• WHAT THIS TASK INVOLVES: Retype exactly the lines from the one holding "A heat-pump water heater heats the water tank to 124°F" through the final line of the data, both included.

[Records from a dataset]
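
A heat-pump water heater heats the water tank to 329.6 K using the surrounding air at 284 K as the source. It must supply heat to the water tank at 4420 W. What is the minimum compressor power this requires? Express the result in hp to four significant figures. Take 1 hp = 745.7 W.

0.8200 hp

The reservoir spacing is ΔT = 329.6 − 284 = 45.60 K.
COP_Carnot = T_H/ΔT = 329.60/45.60 = 7.228.
Ẇ_min = Q̇/COP_Carnot = 4420/7.228 = 611.5 W = 0.8200 hp.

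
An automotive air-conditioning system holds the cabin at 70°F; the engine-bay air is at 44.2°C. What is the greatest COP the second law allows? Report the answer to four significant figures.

In absolute terms T_C = 294.26 K and T_H = 317.35 K, so ΔT = 23.09 K.
For a reversible cycle, COP_Carnot = T_C/ΔT = 294.26/23.09 = 12.74.

12.74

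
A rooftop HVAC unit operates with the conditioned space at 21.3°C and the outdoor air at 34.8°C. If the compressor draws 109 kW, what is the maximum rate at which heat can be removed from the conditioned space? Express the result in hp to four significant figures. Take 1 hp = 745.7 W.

In absolute terms T_C = 294.45 K and T_H = 307.95 K, so ΔT = 13.50 K.
COP_Carnot = T_C/ΔT = 294.45/13.50 = 21.81.
Q̇_max = COP_Carnot × Ẇ = 21.81 × 109.0 kW = 2377 kW = 3188 hp.

3188 hp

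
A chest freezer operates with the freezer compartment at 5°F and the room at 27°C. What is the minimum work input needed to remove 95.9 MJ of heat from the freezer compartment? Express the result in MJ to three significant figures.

15.6 MJ

In absolute terms T_C = 258.15 K and T_H = 300.15 K, so ΔT = 42.00 K.
The reversible limit is COP_R = T_C/ΔT = 6.146, so W_min = Q_C/COP = Q_C·ΔT/T_C.
W_min = 95.90 × 42.00/258.15 = 15.60 MJ.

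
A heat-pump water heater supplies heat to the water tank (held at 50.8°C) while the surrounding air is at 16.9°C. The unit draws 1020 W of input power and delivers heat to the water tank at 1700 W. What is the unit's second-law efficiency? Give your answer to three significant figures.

0.174

COP_actual = Q̇_H/Ẇ = 1700/1020 = 1.667.
In absolute terms T_C = 290.05 K and T_H = 323.95 K, so ΔT = 33.90 K.
COP_Carnot = T_H/ΔT = 323.95/33.90 = 9.556.
η_II = COP_actual/COP_Carnot = 1.667/9.556 = 0.1744.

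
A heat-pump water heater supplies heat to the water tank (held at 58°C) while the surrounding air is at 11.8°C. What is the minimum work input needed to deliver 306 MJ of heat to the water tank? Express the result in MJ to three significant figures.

42.7 MJ

In absolute terms T_C = 284.95 K and T_H = 331.15 K, so ΔT = 46.20 K.
The reversible limit is COP_HP = T_H/ΔT = 7.168, so W_min = Q_H/COP = Q_H·ΔT/T_H.
W_min = 306.0 × 46.20/331.15 = 42.69 MJ.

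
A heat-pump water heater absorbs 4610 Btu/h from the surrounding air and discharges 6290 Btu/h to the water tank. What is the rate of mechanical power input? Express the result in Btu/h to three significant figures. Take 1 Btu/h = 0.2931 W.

1680 Btu/h

For a cyclic device the first law requires Q̇_H = Q̇_C + Ẇ.
Ẇ = Q̇_H − Q̇_C = 1680 Btu/h.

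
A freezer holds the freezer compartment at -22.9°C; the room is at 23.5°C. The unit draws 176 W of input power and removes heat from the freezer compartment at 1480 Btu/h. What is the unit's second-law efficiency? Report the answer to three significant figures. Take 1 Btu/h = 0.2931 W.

Converting, Q̇_C = 1480 Btu/h = 433.8 W, so COP_actual = Q̇_C/Ẇ = 433.8/176.0 = 2.465.
In absolute terms T_C = 250.25 K and T_H = 296.65 K, so ΔT = 46.40 K.
COP_Carnot = T_C/ΔT = 250.25/46.40 = 5.393.
η_II = COP_actual/COP_Carnot = 2.465/5.393 = 0.4570.

0.457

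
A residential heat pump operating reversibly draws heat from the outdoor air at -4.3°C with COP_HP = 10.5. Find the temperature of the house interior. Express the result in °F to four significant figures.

COP_HP = T_H/(T_H − T_C) rearranges to T_H = COP·T_C/(COP − 1).
With T_C = 268.85 K, T_H = 10.5 × 268.85/9.500 = 297.15 K.
Converting, 297.15 K = 75.20°F.

75.20 °F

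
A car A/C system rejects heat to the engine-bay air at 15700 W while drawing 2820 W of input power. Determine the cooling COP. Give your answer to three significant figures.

The first law gives Q̇_H = Q̇_C + Ẇ, so the three rates are Q̇_C = 12880, Q̇_H = 15700, Ẇ = 2820 W.
COP_R = Q̇_C/Ẇ = 12880/2820 = 4.567.

4.57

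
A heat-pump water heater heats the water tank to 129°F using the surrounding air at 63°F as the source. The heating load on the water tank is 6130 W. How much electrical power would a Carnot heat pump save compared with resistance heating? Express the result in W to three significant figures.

In absolute terms T_C = 290.37 K and T_H = 327.04 K, so ΔT = 36.67 K.
COP_Carnot = T_H/ΔT = 327.04/36.67 = 8.919.
Resistance heating needs Ẇ_res = Q̇_H = 6130 W; the reversible heat pump needs only Ẇ_hp = Q̇_H/COP = 687.3 W.
Saving = 6130 − 687.3 = 5443 W.

5440 W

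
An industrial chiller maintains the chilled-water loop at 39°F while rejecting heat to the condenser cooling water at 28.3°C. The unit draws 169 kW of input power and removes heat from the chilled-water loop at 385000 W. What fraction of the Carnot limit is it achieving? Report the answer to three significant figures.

Converting, Q̇_C = 385000 W = 385.0 kW, so COP_actual = Q̇_C/Ẇ = 385.0/169.0 = 2.278.
In absolute terms T_C = 277.04 K and T_H = 301.45 K, so ΔT = 24.41 K.
COP_Carnot = T_C/ΔT = 277.04/24.41 = 11.35.
η_II = COP_actual/COP_Carnot = 2.278/11.35 = 0.2007.

0.201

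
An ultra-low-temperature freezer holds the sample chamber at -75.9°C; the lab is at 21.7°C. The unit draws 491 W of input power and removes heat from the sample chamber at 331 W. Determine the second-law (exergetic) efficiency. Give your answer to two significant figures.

0.33

COP_actual = Q̇_C/Ẇ = 331.0/491.0 = 0.6741.
In absolute terms T_C = 197.25 K and T_H = 294.85 K, so ΔT = 97.60 K.
COP_Carnot = T_C/ΔT = 197.25/97.60 = 2.021.
η_II = COP_actual/COP_Carnot = 0.6741/2.021 = 0.3336.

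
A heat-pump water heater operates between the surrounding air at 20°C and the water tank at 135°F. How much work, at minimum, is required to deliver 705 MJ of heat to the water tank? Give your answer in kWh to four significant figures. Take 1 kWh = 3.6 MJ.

In absolute terms T_C = 293.15 K and T_H = 330.37 K, so ΔT = 37.22 K.
The reversible limit is COP_HP = T_H/ΔT = 8.876, so W_min = Q_H/COP = Q_H·ΔT/T_H.
W_min = 705.0 × 37.22/330.37 = 79.43 MJ = 22.06 kWh.

22.06 kWh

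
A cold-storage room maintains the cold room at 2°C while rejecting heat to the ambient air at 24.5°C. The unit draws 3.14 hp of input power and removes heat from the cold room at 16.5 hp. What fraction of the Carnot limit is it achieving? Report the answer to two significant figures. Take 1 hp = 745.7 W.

0.43

COP_actual = Q̇_C/Ẇ = 16.50/3.140 = 5.255.
In absolute terms T_C = 275.15 K and T_H = 297.65 K, so ΔT = 22.50 K.
COP_Carnot = T_C/ΔT = 275.15/22.50 = 12.23.
η_II = COP_actual/COP_Carnot = 5.255/12.23 = 0.4297.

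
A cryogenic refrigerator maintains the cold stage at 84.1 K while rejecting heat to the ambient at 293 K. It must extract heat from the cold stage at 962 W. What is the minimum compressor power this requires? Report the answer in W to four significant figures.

The reservoir spacing is ΔT = 293 − 84.1 = 208.9 K.
COP_Carnot = T_C/ΔT = 84.10/208.9 = 0.4026.
Ẇ_min = Q̇/COP_Carnot = 962.0/0.4026 = 2390 W.

2390 W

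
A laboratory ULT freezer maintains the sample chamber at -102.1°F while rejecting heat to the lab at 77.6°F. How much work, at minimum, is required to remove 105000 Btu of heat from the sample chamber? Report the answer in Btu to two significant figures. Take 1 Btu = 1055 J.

In absolute terms T_C = 198.65 K and T_H = 298.48 K, so ΔT = 99.83 K.
The reversible limit is COP_R = T_C/ΔT = 1.990, so W_min = Q_C/COP = Q_C·ΔT/T_C.
W_min = 105000 × 99.83/198.65 = 52770 Btu.

53000 Btu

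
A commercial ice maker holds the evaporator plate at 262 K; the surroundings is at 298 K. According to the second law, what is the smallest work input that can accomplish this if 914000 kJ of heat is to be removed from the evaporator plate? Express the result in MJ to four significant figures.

The reservoir spacing is ΔT = 298 − 262 = 36.00 K.
The reversible limit is COP_R = T_C/ΔT = 7.278, so W_min = Q_C/COP = Q_C·ΔT/T_C.
W_min = 914000 × 36.00/262.00 = 125600 kJ = 125.6 MJ.

125.6 MJ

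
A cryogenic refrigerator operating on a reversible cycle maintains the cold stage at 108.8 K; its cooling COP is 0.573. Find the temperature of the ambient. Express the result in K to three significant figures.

299 K

COP_R = T_C/(T_H − T_C) gives T_H − T_C = T_C/COP.
With T_C = 108.80 K, T_H = 108.80 × (1 + 1/0.573) = 298.68 K.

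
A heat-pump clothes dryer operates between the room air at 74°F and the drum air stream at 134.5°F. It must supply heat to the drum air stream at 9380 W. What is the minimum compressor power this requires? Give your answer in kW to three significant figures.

0.955 kW

In absolute terms T_C = 296.48 K and T_H = 330.09 K, so ΔT = 33.61 K.
COP_Carnot = T_H/ΔT = 330.09/33.61 = 9.821.
Ẇ_min = Q̇/COP_Carnot = 9380/9.821 = 955.1 W = 0.9551 kW.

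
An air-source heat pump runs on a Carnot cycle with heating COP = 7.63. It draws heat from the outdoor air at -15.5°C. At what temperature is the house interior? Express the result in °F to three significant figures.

COP_HP = T_H/(T_H − T_C) rearranges to T_H = COP·T_C/(COP − 1).
With T_C = 257.65 K, T_H = 7.63 × 257.65/6.630 = 296.51 K.
Converting, 296.51 K = 74.05°F.

74.1 °F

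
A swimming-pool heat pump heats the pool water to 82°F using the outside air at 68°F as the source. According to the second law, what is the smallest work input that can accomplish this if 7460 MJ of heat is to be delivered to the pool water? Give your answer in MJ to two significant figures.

In absolute terms T_C = 293.15 K and T_H = 300.93 K, so ΔT = 7.778 K.
The reversible limit is COP_HP = T_H/ΔT = 38.69, so W_min = Q_H/COP = Q_H·ΔT/T_H.
W_min = 7460 × 7.778/300.93 = 192.8 MJ.

190 MJ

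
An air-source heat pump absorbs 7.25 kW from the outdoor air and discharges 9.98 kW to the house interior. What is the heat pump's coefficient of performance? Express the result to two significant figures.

The first law gives Q̇_H = Q̇_C + Ẇ, so the three rates are Q̇_C = 7.250, Q̇_H = 9.980, Ẇ = 2.730 kW.
COP_HP = Q̇_H/Ẇ = 9.980/2.730 = 3.656.

3.7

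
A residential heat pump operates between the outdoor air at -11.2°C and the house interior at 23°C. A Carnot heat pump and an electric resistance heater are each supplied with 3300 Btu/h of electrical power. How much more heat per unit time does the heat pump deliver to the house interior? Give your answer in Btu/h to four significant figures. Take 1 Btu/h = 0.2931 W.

25280 Btu/h

In absolute terms T_C = 261.95 K and T_H = 296.15 K, so ΔT = 34.20 K.
COP_Carnot = T_H/ΔT = 296.15/34.20 = 8.659.
The heat pump delivers Q̇_H = COP × Ẇ = 28580 Btu/h; the resistance heater delivers Ẇ = 3300 Btu/h.
Extra = (COP − 1)·Ẇ = 25280 Btu/h.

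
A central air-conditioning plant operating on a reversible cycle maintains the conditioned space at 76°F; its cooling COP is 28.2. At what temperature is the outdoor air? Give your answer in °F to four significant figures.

95.00 °F

COP_R = T_C/(T_H − T_C) gives T_H − T_C = T_C/COP.
With T_C = 297.59 K, T_H = 297.59 × (1 + 1/28.2) = 308.15 K.
Converting, 308.15 K = 95.00°F.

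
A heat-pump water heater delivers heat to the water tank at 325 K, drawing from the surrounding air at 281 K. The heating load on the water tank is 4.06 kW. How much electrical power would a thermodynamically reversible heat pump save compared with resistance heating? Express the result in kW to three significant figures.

3.51 kW

The reservoir spacing is ΔT = 325 − 281 = 44.00 K.
COP_Carnot = T_H/ΔT = 325.00/44.00 = 7.386.
Resistance heating needs Ẇ_res = Q̇_H = 4.060 kW; the reversible heat pump needs only Ẇ_hp = Q̇_H/COP = 0.5497 kW.
Saving = 4.060 − 0.5497 = 3.510 kW.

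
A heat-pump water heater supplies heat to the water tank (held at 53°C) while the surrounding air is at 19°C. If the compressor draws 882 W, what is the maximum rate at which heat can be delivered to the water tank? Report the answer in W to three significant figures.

8460 W

In absolute terms T_C = 292.15 K and T_H = 326.15 K, so ΔT = 34.00 K.
COP_Carnot = T_H/ΔT = 326.15/34.00 = 9.593.
Q̇_max = COP_Carnot × Ẇ = 9.593 × 882.0 W = 8461 W.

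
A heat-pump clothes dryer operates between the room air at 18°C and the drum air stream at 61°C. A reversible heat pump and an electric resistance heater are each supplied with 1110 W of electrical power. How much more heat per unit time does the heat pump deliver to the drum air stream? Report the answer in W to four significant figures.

In absolute terms T_C = 291.15 K and T_H = 334.15 K, so ΔT = 43.00 K.
COP_Carnot = T_H/ΔT = 334.15/43.00 = 7.771.
The heat pump delivers Q̇_H = COP × Ẇ = 8626 W; the resistance heater delivers Ẇ = 1110 W.
Extra = (COP − 1)·Ẇ = 7516 W.

7516 W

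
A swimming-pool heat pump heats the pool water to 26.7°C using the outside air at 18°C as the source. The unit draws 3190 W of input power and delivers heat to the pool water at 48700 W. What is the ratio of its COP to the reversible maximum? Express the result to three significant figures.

COP_actual = Q̇_H/Ẇ = 48700/3190 = 15.27.
In absolute terms T_C = 291.15 K and T_H = 299.85 K, so ΔT = 8.700 K.
COP_Carnot = T_H/ΔT = 299.85/8.700 = 34.47.
η_II = COP_actual/COP_Carnot = 15.27/34.47 = 0.4429.

0.443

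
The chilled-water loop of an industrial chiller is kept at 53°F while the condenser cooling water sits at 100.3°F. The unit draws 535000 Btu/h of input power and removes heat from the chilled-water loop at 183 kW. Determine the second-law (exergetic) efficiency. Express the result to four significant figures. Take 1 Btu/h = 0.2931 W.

Converting, Q̇_C = 183.0 kW = 624400 Btu/h, so COP_actual = Q̇_C/Ẇ = 624400/535000 = 1.167.
In absolute terms T_C = 284.82 K and T_H = 311.09 K, so ΔT = 26.28 K.
COP_Carnot = T_C/ΔT = 284.82/26.28 = 10.84.
η_II = COP_actual/COP_Carnot = 1.167/10.84 = 0.1077.

0.1077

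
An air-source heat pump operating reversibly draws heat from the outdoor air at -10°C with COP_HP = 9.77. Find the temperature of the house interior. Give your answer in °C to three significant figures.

20.0 °C

COP_HP = T_H/(T_H − T_C) rearranges to T_H = COP·T_C/(COP − 1).
With T_C = 263.15 K, T_H = 9.77 × 263.15/8.770 = 293.16 K.
Converting, 293.16 K = 20.01°C.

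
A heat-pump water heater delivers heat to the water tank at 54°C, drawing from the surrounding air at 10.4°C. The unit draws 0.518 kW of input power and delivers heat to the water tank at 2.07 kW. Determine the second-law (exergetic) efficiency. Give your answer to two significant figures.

0.53

COP_actual = Q̇_H/Ẇ = 2.070/0.5180 = 3.996.
In absolute terms T_C = 283.55 K and T_H = 327.15 K, so ΔT = 43.60 K.
COP_Carnot = T_H/ΔT = 327.15/43.60 = 7.503.
η_II = COP_actual/COP_Carnot = 3.996/7.503 = 0.5326.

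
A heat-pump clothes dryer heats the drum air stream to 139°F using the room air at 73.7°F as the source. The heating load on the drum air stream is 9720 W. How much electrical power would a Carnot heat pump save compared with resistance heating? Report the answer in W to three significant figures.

8660 W

In absolute terms T_C = 296.32 K and T_H = 332.59 K, so ΔT = 36.28 K.
COP_Carnot = T_H/ΔT = 332.59/36.28 = 9.168.
Resistance heating needs Ẇ_res = Q̇_H = 9720 W; the reversible heat pump needs only Ẇ_hp = Q̇_H/COP = 1060 W.
Saving = 9720 − 1060 = 8660 W.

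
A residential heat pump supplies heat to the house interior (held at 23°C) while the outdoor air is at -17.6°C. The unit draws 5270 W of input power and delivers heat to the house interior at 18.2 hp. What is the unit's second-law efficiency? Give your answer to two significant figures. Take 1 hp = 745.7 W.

Converting, Q̇_H = 18.20 hp = 13570 W, so COP_actual = Q̇_H/Ẇ = 13570/5270 = 2.575.
In absolute terms T_C = 255.55 K and T_H = 296.15 K, so ΔT = 40.60 K.
COP_Carnot = T_H/ΔT = 296.15/40.60 = 7.294.
η_II = COP_actual/COP_Carnot = 2.575/7.294 = 0.3531.

0.35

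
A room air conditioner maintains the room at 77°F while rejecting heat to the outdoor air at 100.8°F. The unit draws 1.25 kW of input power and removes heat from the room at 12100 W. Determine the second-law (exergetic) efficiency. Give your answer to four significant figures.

0.4293

Converting, Q̇_C = 12100 W = 12.10 kW, so COP_actual = Q̇_C/Ẇ = 12.10/1.250 = 9.680.
In absolute terms T_C = 298.15 K and T_H = 311.37 K, so ΔT = 13.22 K.
COP_Carnot = T_C/ΔT = 298.15/13.22 = 22.55.
η_II = COP_actual/COP_Carnot = 9.680/22.55 = 0.4293.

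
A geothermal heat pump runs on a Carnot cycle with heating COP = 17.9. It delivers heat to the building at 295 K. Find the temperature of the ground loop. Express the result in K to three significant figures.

279 K

COP_HP = T_H/(T_H − T_C) gives T_H − T_C = T_H/COP.
With T_H = 295.00 K, T_C = 295.00 × (1 − 1/17.9) = 278.52 K.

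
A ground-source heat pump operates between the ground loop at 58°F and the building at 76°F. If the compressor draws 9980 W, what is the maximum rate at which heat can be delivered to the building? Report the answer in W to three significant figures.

297000 W

In absolute terms T_C = 287.59 K and T_H = 297.59 K, so ΔT = 10.00 K.
COP_Carnot = T_H/ΔT = 297.59/10.00 = 29.76.
Q̇_max = COP_Carnot × Ẇ = 29.76 × 9980 W = 297000 W.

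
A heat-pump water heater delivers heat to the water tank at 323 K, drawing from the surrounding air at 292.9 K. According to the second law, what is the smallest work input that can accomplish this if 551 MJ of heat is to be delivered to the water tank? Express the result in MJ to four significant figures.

The reservoir spacing is ΔT = 323 − 292.9 = 30.10 K.
The reversible limit is COP_HP = T_H/ΔT = 10.73, so W_min = Q_H/COP = Q_H·ΔT/T_H.
W_min = 551.0 × 30.10/323.00 = 51.35 MJ.

51.35 MJ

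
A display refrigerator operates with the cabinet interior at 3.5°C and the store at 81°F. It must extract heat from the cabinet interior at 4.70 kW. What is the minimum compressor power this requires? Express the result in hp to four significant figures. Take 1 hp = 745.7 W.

0.5405 hp

In absolute terms T_C = 276.65 K and T_H = 300.37 K, so ΔT = 23.72 K.
COP_Carnot = T_C/ΔT = 276.65/23.72 = 11.66.
Ẇ_min = Q̇/COP_Carnot = 4.700/11.66 = 0.4030 kW = 0.5405 hp.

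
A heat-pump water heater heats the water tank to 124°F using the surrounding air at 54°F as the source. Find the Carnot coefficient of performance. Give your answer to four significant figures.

8.338

In absolute terms T_C = 285.37 K and T_H = 324.26 K, so ΔT = 38.89 K.
For a reversible cycle, COP_Carnot = T_H/ΔT = 324.26/38.89 = 8.338.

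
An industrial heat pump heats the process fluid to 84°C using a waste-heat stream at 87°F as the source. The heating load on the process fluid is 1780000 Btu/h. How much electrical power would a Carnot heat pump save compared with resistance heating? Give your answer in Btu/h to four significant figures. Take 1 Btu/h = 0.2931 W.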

• ANSWER BOX:
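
A heat-pump water heater heats the water tank to 124°F using the surrounding air at 54°F as the source. Find the Carnot coefficient of performance. Give your answer to four significant figures.

8.338

In absolute terms T_C = 285.37 K and T_H = 324.26 K, so ΔT = 38.89 K.
For a reversible cycle, COP_Carnot = T_H/ΔT = 324.26/38.89 = 8.338.

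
An industrial heat pump heats the process fluid to 84°C using a waste-heat stream at 87°F as the source. The heating load on the process fluid is 1780000 Btu/h. How much electrical power would a Carnot heat pump save compared with resistance heating? Give your answer in Btu/h to four significant figures. Take 1 Btu/h = 0.2931 W.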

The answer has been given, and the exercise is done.